What to produce →
A line-by-line copy of the material below is required.
Top of Data records
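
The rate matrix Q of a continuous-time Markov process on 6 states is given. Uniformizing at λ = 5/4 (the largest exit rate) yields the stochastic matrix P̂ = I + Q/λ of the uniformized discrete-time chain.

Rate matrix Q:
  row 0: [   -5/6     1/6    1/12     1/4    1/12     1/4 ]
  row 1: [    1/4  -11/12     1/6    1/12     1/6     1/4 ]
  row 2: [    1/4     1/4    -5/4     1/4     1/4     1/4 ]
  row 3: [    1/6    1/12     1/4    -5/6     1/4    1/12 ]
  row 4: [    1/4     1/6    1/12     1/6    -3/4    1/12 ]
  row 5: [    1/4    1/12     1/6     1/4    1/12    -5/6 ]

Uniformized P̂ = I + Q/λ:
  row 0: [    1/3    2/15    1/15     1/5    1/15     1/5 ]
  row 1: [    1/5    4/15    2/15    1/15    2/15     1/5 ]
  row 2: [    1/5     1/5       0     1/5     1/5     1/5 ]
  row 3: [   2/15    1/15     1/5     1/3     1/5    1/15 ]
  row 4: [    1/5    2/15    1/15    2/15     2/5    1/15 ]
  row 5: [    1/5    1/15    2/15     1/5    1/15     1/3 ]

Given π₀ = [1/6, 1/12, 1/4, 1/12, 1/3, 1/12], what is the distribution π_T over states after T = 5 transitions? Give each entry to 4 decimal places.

π = [0.2157, 0.1336, 0.1062, 0.1967, 0.1741, 0.1737]

t=0: π = [0.1667, 0.0833, 0.2500, 0.0833, 0.3333, 0.0833]
t=1: π = [0.2167, 0.1500, 0.0722, 0.1778, 0.2278, 0.1556]
t=2: π = [0.2170, 0.1359, 0.1059, 0.1885, 0.1859, 0.1667]
t=3: π = [0.2164, 0.1348, 0.1049, 0.1946, 0.1770, 0.1723]
t=4: π = [0.2159, 0.1338, 0.1061, 0.1962, 0.1746, 0.1734]
t=5: π = [0.2157, 0.1336, 0.1062, 0.1967, 0.1741, 0.1737]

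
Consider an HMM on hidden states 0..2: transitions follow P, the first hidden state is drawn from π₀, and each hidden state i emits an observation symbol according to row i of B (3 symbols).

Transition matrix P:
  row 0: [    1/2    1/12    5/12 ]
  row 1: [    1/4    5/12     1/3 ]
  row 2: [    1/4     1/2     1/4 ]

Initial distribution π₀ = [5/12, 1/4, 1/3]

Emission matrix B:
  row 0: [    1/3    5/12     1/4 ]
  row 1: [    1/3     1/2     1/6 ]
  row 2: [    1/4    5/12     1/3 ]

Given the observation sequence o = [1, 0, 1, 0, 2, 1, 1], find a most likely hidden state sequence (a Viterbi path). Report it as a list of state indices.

path = [0, 0, 0, 0, 2, 1, 1]

t=0: δ = [1.736e-01, 1.250e-01, 1.389e-01]  (obs o_0=1)
t=1: δ = [2.894e-02, 2.315e-02, 1.808e-02]  ψ = [0, 2, 0]  (obs o_1=0)
t=2: δ = [6.028e-03, 4.823e-03, 5.023e-03]  ψ = [0, 1, 0]  (obs o_2=1)
t=3: δ = [1.005e-03, 8.372e-04, 6.279e-04]  ψ = [0, 2, 0]  (obs o_3=0)
t=4: δ = [1.256e-04, 5.814e-05, 1.395e-04]  ψ = [0, 1, 0]  (obs o_4=2)
t=5: δ = [2.616e-05, 3.489e-05, 2.180e-05]  ψ = [0, 2, 0]  (obs o_5=1)
t=6: δ = [5.451e-06, 7.268e-06, 4.845e-06]  ψ = [0, 1, 1]  (obs o_6=1)
backtrack: best end state = 1; path = [0, 0, 0, 0, 2, 1, 1]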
Bottom of Data records
Task answer →
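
The rate matrix Q of a continuous-time Markov process on 6 states is given. Uniformizing at λ = 5/4 (the largest exit rate) yields the stochastic matrix P̂ = I + Q/λ of the uniformized discrete-time chain.

Rate matrix Q:
  row 0: [   -5/6     1/6    1/12     1/4    1/12     1/4 ]
  row 1: [    1/4  -11/12     1/6    1/12     1/6     1/4 ]
  row 2: [    1/4     1/4    -5/4     1/4     1/4     1/4 ]
  row 3: [    1/6    1/12     1/4    -5/6     1/4    1/12 ]
  row 4: [    1/4     1/6    1/12     1/6    -3/4    1/12 ]
  row 5: [    1/4    1/12     1/6     1/4    1/12    -5/6 ]

Uniformized P̂ = I + Q/λ:
  row 0: [    1/3    2/15    1/15     1/5    1/15     1/5 ]
  row 1: [    1/5    4/15    2/15    1/15    2/15     1/5 ]
  row 2: [    1/5     1/5       0     1/5     1/5     1/5 ]
  row 3: [   2/15    1/15     1/5     1/3     1/5    1/15 ]
  row 4: [    1/5    2/15    1/15    2/15     2/5    1/15 ]
  row 5: [    1/5    1/15    2/15     1/5    1/15     1/3 ]

Given π₀ = [1/6, 1/12, 1/4, 1/12, 1/3, 1/12], what is the distribution π_T over states after T = 5 transitions? Give each entry to 4 decimal places.

π = [0.2157, 0.1336, 0.1062, 0.1967, 0.1741, 0.1737]

t=0: π = [0.1667, 0.0833, 0.2500, 0.0833, 0.3333, 0.0833]
t=1: π = [0.2167, 0.1500, 0.0722, 0.1778, 0.2278, 0.1556]
t=2: π = [0.2170, 0.1359, 0.1059, 0.1885, 0.1859, 0.1667]
t=3: π = [0.2164, 0.1348, 0.1049, 0.1946, 0.1770, 0.1723]
t=4: π = [0.2159, 0.1338, 0.1061, 0.1962, 0.1746, 0.1734]
t=5: π = [0.2157, 0.1336, 0.1062, 0.1967, 0.1741, 0.1737]

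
Consider an HMM on hidden states 0..2: transitions follow P, the first hidden state is drawn from π₀, and each hidden state i emits an observation symbol according to row i of B (3 symbols).

Transition matrix P:
  row 0: [    1/2    1/12    5/12 ]
  row 1: [    1/4    5/12     1/3 ]
  row 2: [    1/4     1/2     1/4 ]

Initial distribution π₀ = [5/12, 1/4, 1/3]

Emission matrix B:
  row 0: [    1/3    5/12     1/4 ]
  row 1: [    1/3     1/2     1/6 ]
  row 2: [    1/4    5/12     1/3 ]

Given the observation sequence o = [1, 0, 1, 0, 2, 1, 1], find a most likely hidden state sequence (a Viterbi path). Report it as a list of state indices.

path = [0, 0, 0, 0, 2, 1, 1]

t=0: δ = [1.736e-01, 1.250e-01, 1.389e-01]  (obs o_0=1)
t=1: δ = [2.894e-02, 2.315e-02, 1.808e-02]  ψ = [0, 2, 0]  (obs o_1=0)
t=2: δ = [6.028e-03, 4.823e-03, 5.023e-03]  ψ = [0, 1, 0]  (obs o_2=1)
t=3: δ = [1.005e-03, 8.372e-04, 6.279e-04]  ψ = [0, 2, 0]  (obs o_3=0)
t=4: δ = [1.256e-04, 5.814e-05, 1.395e-04]  ψ = [0, 1, 0]  (obs o_4=2)
t=5: δ = [2.616e-05, 3.489e-05, 2.180e-05]  ψ = [0, 2, 0]  (obs o_5=1)
t=6: δ = [5.451e-06, 7.268e-06, 4.845e-06]  ψ = [0, 1, 1]  (obs o_6=1)
backtrack: best end state = 1; path = [0, 0, 0, 0, 2, 1, 1]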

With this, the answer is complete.